Your instructions: Retype the entries exactly. Include every line.

Available data:
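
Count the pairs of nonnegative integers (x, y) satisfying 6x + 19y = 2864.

25

gcd(19, 6):
  19 = 3·6 + 1
  6 = 6·1
so gcd(19, 6) = 1.
Back-substitute for Bézout coefficients:
  1 = 19 - 3·6
  ... = 6·(-3) + 19·(1)
Scale by 2864: one solution is (-8592, 2864). Reduce x mod 19: (15, 146).
General: x = 15 + 19t, y = 146 - 6t.
x ≥ 0 ⇒ t ≥ 0; y ≥ 0 ⇒ t ≤ 24. So t ∈ [0, 24]: 25 solutions.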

Solution to this problem:
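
Count the pairs of nonnegative integers (x, y) satisfying 6x + 19y = 2864.

25

gcd(19, 6):
  19 = 3·6 + 1
  6 = 6·1
so gcd(19, 6) = 1.
Back-substitute for Bézout coefficients:
  1 = 19 - 3·6
  ... = 6·(-3) + 19·(1)
Scale by 2864: one solution is (-8592, 2864). Reduce x mod 19: (15, 146).
General: x = 15 + 19t, y = 146 - 6t.
x ≥ 0 ⇒ t ≥ 0; y ≥ 0 ⇒ t ≤ 24. So t ∈ [0, 24]: 25 solutions.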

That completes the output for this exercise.